Transcribe each entry shown below with no difference from the original.

» TASK MATERIAL:
+ + + + + + +
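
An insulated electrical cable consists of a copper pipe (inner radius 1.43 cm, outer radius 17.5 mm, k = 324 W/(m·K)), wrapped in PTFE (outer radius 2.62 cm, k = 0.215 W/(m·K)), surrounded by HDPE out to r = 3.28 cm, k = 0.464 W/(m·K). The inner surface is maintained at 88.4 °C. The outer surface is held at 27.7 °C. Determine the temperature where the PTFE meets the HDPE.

Treat each layer as a resistance in series:
  R'_copper = ln(0.0175/0.0143)/(2πk) = 0.2019/(2π·324) = 9.920×10^-5 m·K/W
  R'_PTFE = ln(0.0262/0.0175)/(2πk) = 0.4036/(2π·0.215) = 0.2987 m·K/W
  R'_HDPE = ln(0.0328/0.0262)/(2πk) = 0.2247/(2π·0.464) = 0.07706 m·K/W
ΣR = 9.920×10^-5 + 0.2987 + 0.07706 = 0.3759 m·K/W
Q' = ΔT/ΣR = (88.4 °C − 27.7 °C)/0.3759 = 161.5 W/m
From the inner boundary to the PTFE/HDPE interface, ΣR_partial = 0.2988 m·K/W.
T_interface = T_in − Q'·ΣR_partial = 88.4 °C − (161.5)(0.2988) = 40.1 °C

T = 40.1 °C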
+ + + + + + +
» PROBLEM SOLUTION:
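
An insulated electrical cable consists of a copper pipe (inner radius 1.43 cm, outer radius 17.5 mm, k = 324 W/(m·K)), wrapped in PTFE (outer radius 2.62 cm, k = 0.215 W/(m·K)), surrounded by HDPE out to r = 3.28 cm, k = 0.464 W/(m·K). The inner surface is maintained at 88.4 °C. The outer surface is held at 27.7 °C. Determine the temperature where the PTFE meets the HDPE.

Treat each layer as a resistance in series:
  R'_copper = ln(0.0175/0.0143)/(2πk) = 0.2019/(2π·324) = 9.920×10^-5 m·K/W
  R'_PTFE = ln(0.0262/0.0175)/(2πk) = 0.4036/(2π·0.215) = 0.2987 m·K/W
  R'_HDPE = ln(0.0328/0.0262)/(2πk) = 0.2247/(2π·0.464) = 0.07706 m·K/W
ΣR = 9.920×10^-5 + 0.2987 + 0.07706 = 0.3759 m·K/W
Q' = ΔT/ΣR = (88.4 °C − 27.7 °C)/0.3759 = 161.5 W/m
From the inner boundary to the PTFE/HDPE interface, ΣR_partial = 0.2988 m·K/W.
T_interface = T_in − Q'·ΣR_partial = 88.4 °C − (161.5)(0.2988) = 40.1 °C

T = 40.1 °C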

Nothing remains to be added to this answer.